- _Work to be completed_: All that should come back is the lines of the data below from the one containing "An intuitionistic Kripke model has worlds u0, u1" to the one containing "Kripke frame: worlds s0, s1, s2, s3 with", inclusive, exactly as they stand.

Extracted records

▬▬▬▬▬▬▬▬▬▬

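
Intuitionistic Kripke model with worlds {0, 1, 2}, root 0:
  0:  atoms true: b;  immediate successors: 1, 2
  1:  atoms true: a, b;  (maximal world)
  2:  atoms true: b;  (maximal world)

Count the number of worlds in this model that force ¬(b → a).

0: does not force it — 0 ⊮ ¬(b → a) since 1 is accessible from 0 and 1 ⊩ b → a.
1: does not force it.
2: forces it.
Worlds forcing the formula: {2}.

1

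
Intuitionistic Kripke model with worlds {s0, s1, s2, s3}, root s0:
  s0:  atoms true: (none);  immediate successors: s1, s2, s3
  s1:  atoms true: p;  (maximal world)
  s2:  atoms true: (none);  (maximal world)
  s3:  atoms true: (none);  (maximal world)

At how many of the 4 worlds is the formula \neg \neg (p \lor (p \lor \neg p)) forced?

4

s0: forces it.
s1: forces it.
s2: forces it.
s3: forces it.
Worlds forcing the formula: {s0, s1, s2, s3}.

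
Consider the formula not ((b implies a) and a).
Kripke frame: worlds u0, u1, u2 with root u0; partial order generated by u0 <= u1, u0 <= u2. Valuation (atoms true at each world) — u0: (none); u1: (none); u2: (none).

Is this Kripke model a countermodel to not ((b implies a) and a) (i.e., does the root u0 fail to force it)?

No

u0 forces not ((b implies a) and a): no world accessible from u0 forces (b implies a) and a.
So the root u0 forces not ((b implies a) and a); the model is not a countermodel.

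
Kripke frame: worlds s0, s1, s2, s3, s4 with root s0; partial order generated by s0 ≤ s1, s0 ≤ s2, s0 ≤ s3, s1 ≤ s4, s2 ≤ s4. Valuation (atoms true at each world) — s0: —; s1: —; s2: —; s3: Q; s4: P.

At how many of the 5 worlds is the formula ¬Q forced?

3

s0: does not force it — s0 ⊮ ¬Q since s3 is accessible from s0 and s3 ⊩ Q.
s1: forces it.
s2: forces it.
s3: does not force it — s3 ⊮ ¬Q since s3 is accessible from s3 and s3 ⊩ Q.
s4: forces it.
Worlds forcing the formula: {s1, s2, s4}.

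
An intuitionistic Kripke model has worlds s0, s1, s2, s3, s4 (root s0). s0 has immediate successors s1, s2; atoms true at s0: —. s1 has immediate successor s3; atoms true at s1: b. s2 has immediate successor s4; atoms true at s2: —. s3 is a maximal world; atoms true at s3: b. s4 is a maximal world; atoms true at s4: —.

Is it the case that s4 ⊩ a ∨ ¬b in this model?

s4 ⊩ a ∨ ¬b via the disjunct ¬b.

Yes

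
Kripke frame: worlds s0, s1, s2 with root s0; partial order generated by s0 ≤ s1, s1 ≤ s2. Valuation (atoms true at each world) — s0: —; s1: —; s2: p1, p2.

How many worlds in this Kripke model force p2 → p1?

s0: forces it.
s1: forces it.
s2: forces it.
Worlds forcing the formula: {s0, s1, s2}.

3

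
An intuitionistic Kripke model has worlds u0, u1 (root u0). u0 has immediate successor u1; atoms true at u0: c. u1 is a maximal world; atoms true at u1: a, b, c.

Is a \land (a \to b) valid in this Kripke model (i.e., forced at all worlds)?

No

Not every world: u0 \nVdash a \land (a \to b).
u0 \nVdash a \land (a \to b) since u0 fails a.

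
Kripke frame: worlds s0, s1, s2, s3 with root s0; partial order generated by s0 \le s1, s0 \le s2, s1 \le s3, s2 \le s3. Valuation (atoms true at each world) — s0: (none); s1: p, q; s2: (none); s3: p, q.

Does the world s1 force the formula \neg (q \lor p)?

No

s1 \nVdash \neg (q \lor p) since s1 is accessible from s1 and s1 \Vdash q \lor p.
s1 \Vdash q \lor p via the disjunct q.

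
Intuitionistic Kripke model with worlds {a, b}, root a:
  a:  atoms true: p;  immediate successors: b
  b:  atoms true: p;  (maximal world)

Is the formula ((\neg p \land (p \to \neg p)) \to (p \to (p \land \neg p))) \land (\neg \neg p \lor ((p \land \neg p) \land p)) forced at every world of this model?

a \Vdash ((\neg p \land (p \to \neg p)) \to (p \to (p \land \neg p))) \land (\neg \neg p \lor ((p \land \neg p) \land p)) since a forces both conjuncts.
Since the root a forces ((\neg p \land (p \to \neg p)) \to (p \to (p \land \neg p))) \land (\neg \neg p \lor ((p \land \neg p) \land p)) and forcing is persistent (monotone upward), every world forces it.

Yes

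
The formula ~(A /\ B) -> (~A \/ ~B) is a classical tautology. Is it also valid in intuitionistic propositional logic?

This is the constructively invalid direction of De Morgan's law for conjunction, which is not intuitionistically valid.
A Kripke countermodel: worlds 0, 1, 2; order generated by 0 <= 1, 0 <= 2; atoms true at each world — 0:{}; 1:{A}; 2:{B}.
0 ||-/- ~(A /\ B) -> (~A \/ ~B): already at 0 itself, 0 ||- ~(A /\ B) but 0 ||-/- ~A \/ ~B.
0 ||-/- ~A \/ ~B: neither disjunct is forced at 0.
0 ||-/- ~A since 1 is accessible from 0 and 1 ||- A.
So the root 0 does not force the formula.

No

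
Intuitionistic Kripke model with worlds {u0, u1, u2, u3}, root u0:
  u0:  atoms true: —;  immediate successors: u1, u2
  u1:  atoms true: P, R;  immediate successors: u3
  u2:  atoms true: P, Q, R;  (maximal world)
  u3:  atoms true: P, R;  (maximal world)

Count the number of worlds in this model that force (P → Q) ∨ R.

3

u0: does not force it — u0 ⊮ (P → Q) ∨ R: neither disjunct is forced at u0.
u1: forces it.
u2: forces it.
u3: forces it.
Worlds forcing the formula: {u1, u2, u3}.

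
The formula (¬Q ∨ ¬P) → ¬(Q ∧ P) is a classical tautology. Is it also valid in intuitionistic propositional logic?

Yes

This is a constructively valid De Morgan direction (disjunction of negations to negated conjunction), which is intuitionistically derivable.
If ¬Q holds at a world then no accessible world forces Q, hence none forces Q ∧ P; likewise for ¬P.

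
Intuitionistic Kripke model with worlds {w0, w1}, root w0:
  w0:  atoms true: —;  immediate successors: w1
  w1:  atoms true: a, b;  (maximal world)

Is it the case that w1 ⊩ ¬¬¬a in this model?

No

w1 ⊮ ¬¬¬a since w1 is accessible from w1 and w1 ⊩ ¬¬a.
w1 ⊩ ¬¬a: no world accessible from w1 forces ¬a.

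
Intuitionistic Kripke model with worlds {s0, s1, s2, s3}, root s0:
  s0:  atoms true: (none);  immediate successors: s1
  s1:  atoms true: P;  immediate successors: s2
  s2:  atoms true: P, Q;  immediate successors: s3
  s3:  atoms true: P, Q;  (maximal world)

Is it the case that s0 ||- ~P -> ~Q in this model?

s0 ||- ~P -> ~Q vacuously: no world accessible from s0 forces the antecedent ~P.

Yes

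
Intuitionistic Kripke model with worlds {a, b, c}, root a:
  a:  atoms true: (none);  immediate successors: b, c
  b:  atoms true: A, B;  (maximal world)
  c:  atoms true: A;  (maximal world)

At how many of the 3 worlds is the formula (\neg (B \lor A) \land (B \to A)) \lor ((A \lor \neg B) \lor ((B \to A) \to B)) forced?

2

a: does not force it — a \nVdash (\neg (B \lor A) \land (B \to A)) \lor ((A \lor \neg B) \lor ((B \to A) \to B)): neither disjunct is forced at a.
b: forces it.
c: forces it.
Worlds forcing the formula: {b, c}.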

▬▬▬▬▬▬▬▬▬▬

- _Answer space_:
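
An intuitionistic Kripke model has worlds u0, u1 (root u0). u0 has immediate successor u1; atoms true at u0: c. u1 is a maximal world; atoms true at u1: a, b, c.

Is a \land (a \to b) valid in this Kripke model (i.e., forced at all worlds)?

No

Not every world: u0 \nVdash a \land (a \to b).
u0 \nVdash a \land (a \to b) since u0 fails a.

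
Kripke frame: worlds s0, s1, s2, s3 with root s0; partial order generated by s0 \le s1, s0 \le s2, s1 \le s3, s2 \le s3. Valuation (atoms true at each world) — s0: (none); s1: p, q; s2: (none); s3: p, q.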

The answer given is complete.